WHAT YOU WILL DO:
Below is some data. Retype exactly the lines starting at the one with "Escaped: 3\r\nyj0\r\n7\r\nofj139d\r\n0\r\n\r\n" and ending at the one with "(Total 25 bytes.)".

MATERIAL FOR THIS TASK:
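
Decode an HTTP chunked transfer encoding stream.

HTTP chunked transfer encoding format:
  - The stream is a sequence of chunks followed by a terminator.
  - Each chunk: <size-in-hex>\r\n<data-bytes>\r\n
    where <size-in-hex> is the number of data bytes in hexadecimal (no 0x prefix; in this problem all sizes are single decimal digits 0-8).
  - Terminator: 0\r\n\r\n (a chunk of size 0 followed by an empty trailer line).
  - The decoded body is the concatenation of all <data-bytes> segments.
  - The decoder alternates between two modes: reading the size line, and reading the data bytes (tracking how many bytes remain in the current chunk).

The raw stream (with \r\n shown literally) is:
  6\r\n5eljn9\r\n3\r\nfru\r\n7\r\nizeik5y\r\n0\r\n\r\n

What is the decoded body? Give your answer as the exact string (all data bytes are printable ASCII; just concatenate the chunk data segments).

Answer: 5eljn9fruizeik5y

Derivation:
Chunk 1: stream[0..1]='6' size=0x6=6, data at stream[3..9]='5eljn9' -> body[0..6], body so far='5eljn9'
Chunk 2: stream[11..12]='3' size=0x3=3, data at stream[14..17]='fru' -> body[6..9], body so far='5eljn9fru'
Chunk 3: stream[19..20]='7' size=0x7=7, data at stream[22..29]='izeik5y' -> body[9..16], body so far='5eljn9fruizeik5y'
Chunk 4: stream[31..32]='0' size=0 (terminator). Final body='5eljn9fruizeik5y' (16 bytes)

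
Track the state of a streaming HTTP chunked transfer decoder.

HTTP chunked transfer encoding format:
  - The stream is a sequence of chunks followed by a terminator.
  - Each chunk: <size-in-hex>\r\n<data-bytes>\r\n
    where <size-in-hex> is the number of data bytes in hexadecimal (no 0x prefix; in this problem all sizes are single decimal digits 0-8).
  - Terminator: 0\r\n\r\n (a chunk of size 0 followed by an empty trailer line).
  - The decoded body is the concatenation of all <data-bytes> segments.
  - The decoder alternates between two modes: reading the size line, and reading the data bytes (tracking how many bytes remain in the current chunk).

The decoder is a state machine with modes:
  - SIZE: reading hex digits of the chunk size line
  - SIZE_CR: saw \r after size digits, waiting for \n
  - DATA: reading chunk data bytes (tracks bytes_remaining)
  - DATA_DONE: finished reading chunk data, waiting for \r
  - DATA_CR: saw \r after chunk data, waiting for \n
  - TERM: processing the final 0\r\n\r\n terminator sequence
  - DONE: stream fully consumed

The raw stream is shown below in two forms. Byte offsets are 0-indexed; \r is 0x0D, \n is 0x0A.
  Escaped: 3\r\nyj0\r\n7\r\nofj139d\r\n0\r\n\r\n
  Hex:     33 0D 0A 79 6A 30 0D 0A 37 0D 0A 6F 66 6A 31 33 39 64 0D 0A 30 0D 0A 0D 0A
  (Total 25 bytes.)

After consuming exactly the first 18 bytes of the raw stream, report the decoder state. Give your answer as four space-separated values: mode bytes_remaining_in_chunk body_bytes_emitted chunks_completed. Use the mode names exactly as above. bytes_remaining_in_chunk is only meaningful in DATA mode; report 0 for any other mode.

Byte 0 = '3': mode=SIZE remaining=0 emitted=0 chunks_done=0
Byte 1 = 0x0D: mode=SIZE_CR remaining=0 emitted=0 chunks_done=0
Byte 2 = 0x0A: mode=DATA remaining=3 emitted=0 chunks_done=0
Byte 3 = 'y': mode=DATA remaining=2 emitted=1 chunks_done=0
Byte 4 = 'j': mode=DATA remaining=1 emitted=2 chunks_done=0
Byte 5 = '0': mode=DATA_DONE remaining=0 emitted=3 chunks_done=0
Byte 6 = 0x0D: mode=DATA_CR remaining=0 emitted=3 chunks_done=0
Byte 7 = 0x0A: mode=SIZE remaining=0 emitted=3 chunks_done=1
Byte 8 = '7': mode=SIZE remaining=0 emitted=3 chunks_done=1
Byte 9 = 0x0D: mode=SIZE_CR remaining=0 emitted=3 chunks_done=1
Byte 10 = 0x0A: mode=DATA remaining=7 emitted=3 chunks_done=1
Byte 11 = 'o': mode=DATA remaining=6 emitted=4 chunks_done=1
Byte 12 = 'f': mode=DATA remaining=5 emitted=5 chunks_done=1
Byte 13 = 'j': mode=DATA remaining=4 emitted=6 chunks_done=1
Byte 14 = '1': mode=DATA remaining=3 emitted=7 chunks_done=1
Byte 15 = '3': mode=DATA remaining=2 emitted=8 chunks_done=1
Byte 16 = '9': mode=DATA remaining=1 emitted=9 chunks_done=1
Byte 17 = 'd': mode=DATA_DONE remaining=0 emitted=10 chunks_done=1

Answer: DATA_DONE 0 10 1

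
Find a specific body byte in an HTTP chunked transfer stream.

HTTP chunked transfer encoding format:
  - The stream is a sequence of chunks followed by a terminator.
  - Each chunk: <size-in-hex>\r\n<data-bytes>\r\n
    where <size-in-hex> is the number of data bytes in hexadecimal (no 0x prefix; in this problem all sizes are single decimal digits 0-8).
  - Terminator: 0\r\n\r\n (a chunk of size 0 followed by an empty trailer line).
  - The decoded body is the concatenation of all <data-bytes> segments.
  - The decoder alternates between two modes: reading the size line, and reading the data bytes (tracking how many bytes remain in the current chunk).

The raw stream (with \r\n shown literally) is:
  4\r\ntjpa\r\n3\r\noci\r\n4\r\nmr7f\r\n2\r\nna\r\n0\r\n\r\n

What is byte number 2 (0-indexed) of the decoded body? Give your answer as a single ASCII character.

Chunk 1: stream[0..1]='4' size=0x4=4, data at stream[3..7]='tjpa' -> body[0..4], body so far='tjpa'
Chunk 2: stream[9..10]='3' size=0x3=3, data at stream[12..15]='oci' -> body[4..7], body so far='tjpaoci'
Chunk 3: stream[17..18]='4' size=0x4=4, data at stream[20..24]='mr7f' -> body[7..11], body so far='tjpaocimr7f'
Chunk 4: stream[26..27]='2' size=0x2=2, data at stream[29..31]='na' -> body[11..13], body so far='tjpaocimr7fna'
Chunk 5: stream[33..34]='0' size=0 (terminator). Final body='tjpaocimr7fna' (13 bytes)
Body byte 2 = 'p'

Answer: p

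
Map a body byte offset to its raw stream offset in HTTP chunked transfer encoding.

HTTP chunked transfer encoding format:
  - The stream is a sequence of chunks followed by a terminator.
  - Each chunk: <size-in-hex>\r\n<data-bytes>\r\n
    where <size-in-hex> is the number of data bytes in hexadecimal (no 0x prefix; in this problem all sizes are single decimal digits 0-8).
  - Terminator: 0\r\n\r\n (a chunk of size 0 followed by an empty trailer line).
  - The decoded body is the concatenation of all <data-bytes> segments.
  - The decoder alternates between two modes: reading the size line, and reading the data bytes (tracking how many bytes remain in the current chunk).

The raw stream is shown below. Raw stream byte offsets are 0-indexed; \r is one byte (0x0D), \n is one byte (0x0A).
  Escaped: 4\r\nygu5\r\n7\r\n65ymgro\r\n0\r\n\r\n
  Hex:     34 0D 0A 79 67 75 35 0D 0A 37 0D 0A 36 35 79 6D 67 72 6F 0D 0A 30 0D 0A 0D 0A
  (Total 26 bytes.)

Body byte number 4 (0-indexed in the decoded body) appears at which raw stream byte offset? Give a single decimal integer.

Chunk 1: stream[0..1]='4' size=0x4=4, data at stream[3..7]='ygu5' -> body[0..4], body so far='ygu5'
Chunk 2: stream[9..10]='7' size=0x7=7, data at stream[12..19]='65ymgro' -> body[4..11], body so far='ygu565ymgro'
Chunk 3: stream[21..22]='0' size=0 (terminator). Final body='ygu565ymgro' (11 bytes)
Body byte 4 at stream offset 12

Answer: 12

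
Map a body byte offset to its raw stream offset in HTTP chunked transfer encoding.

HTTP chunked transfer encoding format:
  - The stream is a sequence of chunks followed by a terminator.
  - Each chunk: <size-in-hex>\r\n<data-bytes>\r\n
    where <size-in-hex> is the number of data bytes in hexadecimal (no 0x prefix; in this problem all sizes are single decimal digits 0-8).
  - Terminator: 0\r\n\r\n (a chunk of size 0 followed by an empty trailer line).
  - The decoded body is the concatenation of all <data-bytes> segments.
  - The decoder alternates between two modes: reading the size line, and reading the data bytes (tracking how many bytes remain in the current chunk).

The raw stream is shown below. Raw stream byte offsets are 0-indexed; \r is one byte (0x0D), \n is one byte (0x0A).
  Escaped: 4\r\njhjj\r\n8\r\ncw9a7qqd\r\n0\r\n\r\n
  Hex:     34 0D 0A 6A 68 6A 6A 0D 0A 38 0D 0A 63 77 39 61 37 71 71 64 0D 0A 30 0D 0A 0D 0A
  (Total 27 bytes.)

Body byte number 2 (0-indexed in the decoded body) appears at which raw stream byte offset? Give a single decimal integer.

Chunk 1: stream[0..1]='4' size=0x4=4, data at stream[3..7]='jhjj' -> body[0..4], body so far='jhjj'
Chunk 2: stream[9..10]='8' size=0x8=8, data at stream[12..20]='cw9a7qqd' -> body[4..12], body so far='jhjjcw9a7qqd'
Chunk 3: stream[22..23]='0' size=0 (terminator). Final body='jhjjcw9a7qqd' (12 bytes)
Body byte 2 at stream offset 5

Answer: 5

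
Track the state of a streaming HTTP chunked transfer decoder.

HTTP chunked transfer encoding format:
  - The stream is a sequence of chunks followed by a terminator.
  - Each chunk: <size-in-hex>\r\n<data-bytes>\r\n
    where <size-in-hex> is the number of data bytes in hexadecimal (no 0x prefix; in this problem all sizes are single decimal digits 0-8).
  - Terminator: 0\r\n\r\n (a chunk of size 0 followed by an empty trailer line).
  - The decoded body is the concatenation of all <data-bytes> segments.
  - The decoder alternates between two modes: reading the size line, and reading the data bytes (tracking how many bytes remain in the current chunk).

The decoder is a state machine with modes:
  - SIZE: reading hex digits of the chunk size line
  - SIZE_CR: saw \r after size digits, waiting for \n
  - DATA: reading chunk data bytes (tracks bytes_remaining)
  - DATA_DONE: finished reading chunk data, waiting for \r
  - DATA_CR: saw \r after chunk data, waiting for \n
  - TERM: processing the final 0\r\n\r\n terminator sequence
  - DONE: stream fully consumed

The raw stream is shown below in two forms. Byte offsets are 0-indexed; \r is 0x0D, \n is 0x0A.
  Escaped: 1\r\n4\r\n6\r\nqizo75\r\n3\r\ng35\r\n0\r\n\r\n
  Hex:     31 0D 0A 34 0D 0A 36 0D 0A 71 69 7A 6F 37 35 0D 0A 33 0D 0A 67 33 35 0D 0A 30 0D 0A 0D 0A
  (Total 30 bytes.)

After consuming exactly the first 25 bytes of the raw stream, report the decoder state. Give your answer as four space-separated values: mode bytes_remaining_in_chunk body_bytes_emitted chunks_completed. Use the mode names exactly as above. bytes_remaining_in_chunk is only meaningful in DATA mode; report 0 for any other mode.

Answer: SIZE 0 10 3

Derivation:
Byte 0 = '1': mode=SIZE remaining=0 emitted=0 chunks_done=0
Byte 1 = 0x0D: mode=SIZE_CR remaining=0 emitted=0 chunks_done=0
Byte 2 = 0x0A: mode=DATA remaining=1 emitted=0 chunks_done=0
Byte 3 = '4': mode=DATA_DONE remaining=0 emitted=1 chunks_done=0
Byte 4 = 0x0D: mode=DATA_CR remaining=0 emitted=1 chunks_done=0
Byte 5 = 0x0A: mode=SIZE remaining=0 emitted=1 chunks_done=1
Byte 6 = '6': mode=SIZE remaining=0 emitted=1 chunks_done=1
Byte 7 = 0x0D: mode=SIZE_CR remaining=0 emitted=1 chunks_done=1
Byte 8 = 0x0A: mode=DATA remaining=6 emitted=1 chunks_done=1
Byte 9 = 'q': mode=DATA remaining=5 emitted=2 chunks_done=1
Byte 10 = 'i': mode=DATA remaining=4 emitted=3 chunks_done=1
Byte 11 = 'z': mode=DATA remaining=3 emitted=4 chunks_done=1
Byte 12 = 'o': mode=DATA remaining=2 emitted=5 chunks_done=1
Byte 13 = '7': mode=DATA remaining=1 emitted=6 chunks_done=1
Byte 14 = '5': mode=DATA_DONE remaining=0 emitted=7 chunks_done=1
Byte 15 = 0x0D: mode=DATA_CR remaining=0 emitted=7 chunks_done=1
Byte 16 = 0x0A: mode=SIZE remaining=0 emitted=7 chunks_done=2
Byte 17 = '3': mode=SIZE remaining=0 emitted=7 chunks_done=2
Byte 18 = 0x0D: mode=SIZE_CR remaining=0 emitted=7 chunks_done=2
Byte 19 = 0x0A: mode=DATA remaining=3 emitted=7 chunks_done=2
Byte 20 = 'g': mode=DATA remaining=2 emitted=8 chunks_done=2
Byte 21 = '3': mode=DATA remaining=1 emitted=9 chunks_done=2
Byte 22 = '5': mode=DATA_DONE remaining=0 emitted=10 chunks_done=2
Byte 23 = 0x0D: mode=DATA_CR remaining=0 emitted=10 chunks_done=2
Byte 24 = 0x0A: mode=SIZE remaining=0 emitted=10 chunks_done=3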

WRITTEN SOLUTION:
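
  Escaped: 3\r\nyj0\r\n7\r\nofj139d\r\n0\r\n\r\n
  Hex:     33 0D 0A 79 6A 30 0D 0A 37 0D 0A 6F 66 6A 31 33 39 64 0D 0A 30 0D 0A 0D 0A
  (Total 25 bytes.)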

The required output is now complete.